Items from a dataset

_ _ _ _

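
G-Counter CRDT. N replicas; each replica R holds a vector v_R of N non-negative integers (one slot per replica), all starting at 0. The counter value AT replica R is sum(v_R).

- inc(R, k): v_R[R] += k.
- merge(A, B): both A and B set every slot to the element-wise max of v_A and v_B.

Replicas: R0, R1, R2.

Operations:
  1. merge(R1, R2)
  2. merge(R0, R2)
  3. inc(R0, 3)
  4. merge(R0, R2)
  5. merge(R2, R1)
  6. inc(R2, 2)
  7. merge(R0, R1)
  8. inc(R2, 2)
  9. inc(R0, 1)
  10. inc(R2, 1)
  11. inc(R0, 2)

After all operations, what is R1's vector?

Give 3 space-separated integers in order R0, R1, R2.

Answer: 3 0 0

Derivation:
Op 1: merge R1<->R2 -> R1=(0,0,0) R2=(0,0,0)
Op 2: merge R0<->R2 -> R0=(0,0,0) R2=(0,0,0)
Op 3: inc R0 by 3 -> R0=(3,0,0) value=3
Op 4: merge R0<->R2 -> R0=(3,0,0) R2=(3,0,0)
Op 5: merge R2<->R1 -> R2=(3,0,0) R1=(3,0,0)
Op 6: inc R2 by 2 -> R2=(3,0,2) value=5
Op 7: merge R0<->R1 -> R0=(3,0,0) R1=(3,0,0)
Op 8: inc R2 by 2 -> R2=(3,0,4) value=7
Op 9: inc R0 by 1 -> R0=(4,0,0) value=4
Op 10: inc R2 by 1 -> R2=(3,0,5) value=8
Op 11: inc R0 by 2 -> R0=(6,0,0) value=6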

_ _ _ _

Problem description
Only the lines from the one with "Replicas: R0, R1, R2." through the last line of the records belong in the answer, each copied exactly.

Answer below
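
Replicas: R0, R1, R2.

Operations:
  1. merge(R1, R2)
  2. merge(R0, R2)
  3. inc(R0, 3)
  4. merge(R0, R2)
  5. merge(R2, R1)
  6. inc(R2, 2)
  7. merge(R0, R1)
  8. inc(R2, 2)
  9. inc(R0, 1)
  10. inc(R2, 1)
  11. inc(R0, 2)

After all operations, what is R1's vector?

Give 3 space-separated integers in order R0, R1, R2.

Answer: 3 0 0

Derivation:
Op 1: merge R1<->R2 -> R1=(0,0,0) R2=(0,0,0)
Op 2: merge R0<->R2 -> R0=(0,0,0) R2=(0,0,0)
Op 3: inc R0 by 3 -> R0=(3,0,0) value=3
Op 4: merge R0<->R2 -> R0=(3,0,0) R2=(3,0,0)
Op 5: merge R2<->R1 -> R2=(3,0,0) R1=(3,0,0)
Op 6: inc R2 by 2 -> R2=(3,0,2) value=5
Op 7: merge R0<->R1 -> R0=(3,0,0) R1=(3,0,0)
Op 8: inc R2 by 2 -> R2=(3,0,4) value=7
Op 9: inc R0 by 1 -> R0=(4,0,0) value=4
Op 10: inc R2 by 1 -> R2=(3,0,5) value=8
Op 11: inc R0 by 2 -> R0=(6,0,0) value=6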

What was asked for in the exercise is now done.